## WHAT NEEDS TO BE DONE
Print all entries precisely as they are written.

________________________________________

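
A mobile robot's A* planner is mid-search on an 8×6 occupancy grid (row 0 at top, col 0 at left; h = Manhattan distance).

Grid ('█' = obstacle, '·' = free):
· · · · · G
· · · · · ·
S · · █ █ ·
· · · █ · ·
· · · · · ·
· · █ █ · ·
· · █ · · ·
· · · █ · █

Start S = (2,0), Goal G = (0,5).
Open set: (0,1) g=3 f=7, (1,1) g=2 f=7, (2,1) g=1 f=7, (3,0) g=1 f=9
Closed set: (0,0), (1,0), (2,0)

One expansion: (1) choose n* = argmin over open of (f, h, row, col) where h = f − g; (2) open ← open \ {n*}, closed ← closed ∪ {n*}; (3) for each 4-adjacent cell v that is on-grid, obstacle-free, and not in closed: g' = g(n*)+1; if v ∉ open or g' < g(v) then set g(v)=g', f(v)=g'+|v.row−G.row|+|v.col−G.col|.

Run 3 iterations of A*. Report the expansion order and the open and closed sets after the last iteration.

order=[(0,1) → (0,2) → (0,3)]; open=[(0,4) g=6 f=7, (1,1) g=2 f=7, (1,2) g=5 f=9, (1,3) g=6 f=9, (2,1) g=1 f=7, (3,0) g=1 f=9]; closed=[(0,0), (0,1), (0,2), (0,3), (1,0), (2,0)]

step 1: expand (0,1) (f=7, h=4) → closed; open now [(0,2) g=4 f=7, (1,1) g=2 f=7, (2,1) g=1 f=7, (3,0) g=1 f=9]
step 2: expand (0,2) (f=7, h=3) → closed; open now [(0,3) g=5 f=7, (1,1) g=2 f=7, (1,2) g=5 f=9, (2,1) g=1 f=7, (3,0) g=1 f=9]
step 3: expand (0,3) (f=7, h=2) → closed; open now [(0,4) g=6 f=7, (1,1) g=2 f=7, (1,2) g=5 f=9, (1,3) g=6 f=9, (2,1) g=1 f=7, (3,0) g=1 f=9]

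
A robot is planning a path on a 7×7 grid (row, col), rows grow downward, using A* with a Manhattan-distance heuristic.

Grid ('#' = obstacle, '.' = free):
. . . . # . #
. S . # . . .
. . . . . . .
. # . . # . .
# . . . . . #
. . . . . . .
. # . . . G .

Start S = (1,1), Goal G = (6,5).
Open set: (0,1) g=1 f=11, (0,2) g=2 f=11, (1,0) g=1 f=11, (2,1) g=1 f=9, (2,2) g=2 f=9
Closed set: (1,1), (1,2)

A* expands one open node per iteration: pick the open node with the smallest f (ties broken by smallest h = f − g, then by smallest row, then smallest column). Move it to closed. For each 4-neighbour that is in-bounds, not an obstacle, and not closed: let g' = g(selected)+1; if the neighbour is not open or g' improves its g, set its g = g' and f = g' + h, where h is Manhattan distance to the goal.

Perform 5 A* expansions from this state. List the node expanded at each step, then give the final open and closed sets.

step 1: expand (2,2) (f=9, h=7) → closed; open now [(0,1) g=1 f=11, (0,2) g=2 f=11, (1,0) g=1 f=11, (2,1) g=1 f=9, (2,3) g=3 f=9, (3,2) g=3 f=9]
step 2: expand (2,3) (f=9, h=6) → closed; open now [(0,1) g=1 f=11, (0,2) g=2 f=11, (1,0) g=1 f=11, (2,1) g=1 f=9, (2,4) g=4 f=9, (3,2) g=3 f=9, (3,3) g=4 f=9]
step 3: expand (2,4) (f=9, h=5) → closed; open now [(0,1) g=1 f=11, (0,2) g=2 f=11, (1,0) g=1 f=11, (1,4) g=5 f=11, (2,1) g=1 f=9, (2,5) g=5 f=9, (3,2) g=3 f=9, (3,3) g=4 f=9]
step 4: expand (2,5) (f=9, h=4) → closed; open now [(0,1) g=1 f=11, (0,2) g=2 f=11, (1,0) g=1 f=11, (1,4) g=5 f=11, (1,5) g=6 f=11, (2,1) g=1 f=9, (2,6) g=6 f=11, (3,2) g=3 f=9, (3,3) g=4 f=9, (3,5) g=6 f=9]
step 5: expand (3,5) (f=9, h=3) → closed; open now [(0,1) g=1 f=11, (0,2) g=2 f=11, (1,0) g=1 f=11, (1,4) g=5 f=11, (1,5) g=6 f=11, (2,1) g=1 f=9, (2,6) g=6 f=11, (3,2) g=3 f=9, (3,3) g=4 f=9, (3,6) g=7 f=11, (4,5) g=7 f=9]

order=[(2,2) → (2,3) → (2,4) → (2,5) → (3,5)]; open=[(0,1) g=1 f=11, (0,2) g=2 f=11, (1,0) g=1 f=11, (1,4) g=5 f=11, (1,5) g=6 f=11, (2,1) g=1 f=9, (2,6) g=6 f=11, (3,2) g=3 f=9, (3,3) g=4 f=9, (3,6) g=7 f=11, (4,5) g=7 f=9]; closed=[(1,1), (1,2), (2,2), (2,3), (2,4), (2,5), (3,5)]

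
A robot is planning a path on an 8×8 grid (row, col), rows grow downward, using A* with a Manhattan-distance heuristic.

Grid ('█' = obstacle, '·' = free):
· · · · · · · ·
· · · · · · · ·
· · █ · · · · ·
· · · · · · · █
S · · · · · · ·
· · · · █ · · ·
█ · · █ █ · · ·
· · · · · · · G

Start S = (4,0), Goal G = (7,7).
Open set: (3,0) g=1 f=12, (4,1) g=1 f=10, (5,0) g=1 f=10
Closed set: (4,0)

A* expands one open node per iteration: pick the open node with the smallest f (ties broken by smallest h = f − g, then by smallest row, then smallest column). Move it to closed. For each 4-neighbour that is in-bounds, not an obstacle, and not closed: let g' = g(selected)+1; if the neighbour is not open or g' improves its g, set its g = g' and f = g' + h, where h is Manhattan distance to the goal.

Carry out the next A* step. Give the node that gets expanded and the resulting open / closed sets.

expanded=(4,1); open=[(3,0) g=1 f=12, (3,1) g=2 f=12, (4,2) g=2 f=10, (5,0) g=1 f=10, (5,1) g=2 f=10]; closed=[(4,0), (4,1)]

step 1: expand (4,1) (f=10, h=9) → closed; open now [(3,0) g=1 f=12, (3,1) g=2 f=12, (4,2) g=2 f=10, (5,0) g=1 f=10, (5,1) g=2 f=10]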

________________________________________

## RESPONSE AREA
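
A mobile robot's A* planner is mid-search on an 8×6 occupancy grid (row 0 at top, col 0 at left; h = Manhattan distance).

Grid ('█' = obstacle, '·' = free):
· · · · · G
· · · · · ·
S · · █ █ ·
· · · █ · ·
· · · · · ·
· · █ █ · ·
· · █ · · ·
· · · █ · █

Start S = (2,0), Goal G = (0,5).
Open set: (0,1) g=3 f=7, (1,1) g=2 f=7, (2,1) g=1 f=7, (3,0) g=1 f=9
Closed set: (0,0), (1,0), (2,0)

One expansion: (1) choose n* = argmin over open of (f, h, row, col) where h = f − g; (2) open ← open \ {n*}, closed ← closed ∪ {n*}; (3) for each 4-adjacent cell v that is on-grid, obstacle-free, and not in closed: g' = g(n*)+1; if v ∉ open or g' < g(v) then set g(v)=g', f(v)=g'+|v.row−G.row|+|v.col−G.col|.

Run 3 iterations of A*. Report the expansion order and the open and closed sets after the last iteration.

order=[(0,1) → (0,2) → (0,3)]; open=[(0,4) g=6 f=7, (1,1) g=2 f=7, (1,2) g=5 f=9, (1,3) g=6 f=9, (2,1) g=1 f=7, (3,0) g=1 f=9]; closed=[(0,0), (0,1), (0,2), (0,3), (1,0), (2,0)]

step 1: expand (0,1) (f=7, h=4) → closed; open now [(0,2) g=4 f=7, (1,1) g=2 f=7, (2,1) g=1 f=7, (3,0) g=1 f=9]
step 2: expand (0,2) (f=7, h=3) → closed; open now [(0,3) g=5 f=7, (1,1) g=2 f=7, (1,2) g=5 f=9, (2,1) g=1 f=7, (3,0) g=1 f=9]
step 3: expand (0,3) (f=7, h=2) → closed; open now [(0,4) g=6 f=7, (1,1) g=2 f=7, (1,2) g=5 f=9, (1,3) g=6 f=9, (2,1) g=1 f=7, (3,0) g=1 f=9]

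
A robot is planning a path on a 7×7 grid (row, col), rows grow downward, using A* with a Manhattan-distance heuristic.

Grid ('#' = obstacle, '.' = free):
. . . . # . #
. S . # . . .
. . . . . . .
. # . . # . .
# . . . . . #
. . . . . . .
. # . . . G .

Start S = (1,1), Goal G = (6,5).
Open set: (0,1) g=1 f=11, (0,2) g=2 f=11, (1,0) g=1 f=11, (2,1) g=1 f=9, (2,2) g=2 f=9
Closed set: (1,1), (1,2)

A* expands one open node per iteration: pick the open node with the smallest f (ties broken by smallest h = f − g, then by smallest row, then smallest column). Move it to closed. For each 4-neighbour that is in-bounds, not an obstacle, and not closed: let g' = g(selected)+1; if the neighbour is not open or g' improves its g, set its g = g' and f = g' + h, where h is Manhattan distance to the goal.

Perform 5 A* expansions from this state. List the node expanded at each step, then give the final open and closed sets.

step 1: expand (2,2) (f=9, h=7) → closed; open now [(0,1) g=1 f=11, (0,2) g=2 f=11, (1,0) g=1 f=11, (2,1) g=1 f=9, (2,3) g=3 f=9, (3,2) g=3 f=9]
step 2: expand (2,3) (f=9, h=6) → closed; open now [(0,1) g=1 f=11, (0,2) g=2 f=11, (1,0) g=1 f=11, (2,1) g=1 f=9, (2,4) g=4 f=9, (3,2) g=3 f=9, (3,3) g=4 f=9]
step 3: expand (2,4) (f=9, h=5) → closed; open now [(0,1) g=1 f=11, (0,2) g=2 f=11, (1,0) g=1 f=11, (1,4) g=5 f=11, (2,1) g=1 f=9, (2,5) g=5 f=9, (3,2) g=3 f=9, (3,3) g=4 f=9]
step 4: expand (2,5) (f=9, h=4) → closed; open now [(0,1) g=1 f=11, (0,2) g=2 f=11, (1,0) g=1 f=11, (1,4) g=5 f=11, (1,5) g=6 f=11, (2,1) g=1 f=9, (2,6) g=6 f=11, (3,2) g=3 f=9, (3,3) g=4 f=9, (3,5) g=6 f=9]
step 5: expand (3,5) (f=9, h=3) → closed; open now [(0,1) g=1 f=11, (0,2) g=2 f=11, (1,0) g=1 f=11, (1,4) g=5 f=11, (1,5) g=6 f=11, (2,1) g=1 f=9, (2,6) g=6 f=11, (3,2) g=3 f=9, (3,3) g=4 f=9, (3,6) g=7 f=11, (4,5) g=7 f=9]

order=[(2,2) → (2,3) → (2,4) → (2,5) → (3,5)]; open=[(0,1) g=1 f=11, (0,2) g=2 f=11, (1,0) g=1 f=11, (1,4) g=5 f=11, (1,5) g=6 f=11, (2,1) g=1 f=9, (2,6) g=6 f=11, (3,2) g=3 f=9, (3,3) g=4 f=9, (3,6) g=7 f=11, (4,5) g=7 f=9]; closed=[(1,1), (1,2), (2,2), (2,3), (2,4), (2,5), (3,5)]

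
A robot is planning a path on an 8×8 grid (row, col), rows grow downward, using A* with a Manhattan-distance heuristic.

Grid ('█' = obstacle, '·' = free):
· · · · · · · ·
· · · · · · · ·
· · █ · · · · ·
· · · · · · · █
S · · · · · · ·
· · · · █ · · ·
█ · · █ █ · · ·
· · · · · · · G

Start S = (4,0), Goal G = (7,7).
Open set: (3,0) g=1 f=12, (4,1) g=1 f=10, (5,0) g=1 f=10
Closed set: (4,0)

A* expands one open node per iteration: pick the open node with the smallest f (ties broken by smallest h = f − g, then by smallest row, then smallest column). Move it to closed. For each 4-neighbour that is in-bounds, not an obstacle, and not closed: let g' = g(selected)+1; if the neighbour is not open or g' improves its g, set its g = g' and f = g' + h, where h is Manhattan distance to the goal.

Carry out the next A* step. Give the node that gets expanded and the resulting open / closed sets.

expanded=(4,1); open=[(3,0) g=1 f=12, (3,1) g=2 f=12, (4,2) g=2 f=10, (5,0) g=1 f=10, (5,1) g=2 f=10]; closed=[(4,0), (4,1)]

step 1: expand (4,1) (f=10, h=9) → closed; open now [(3,0) g=1 f=12, (3,1) g=2 f=12, (4,2) g=2 f=10, (5,0) g=1 f=10, (5,1) g=2 f=10]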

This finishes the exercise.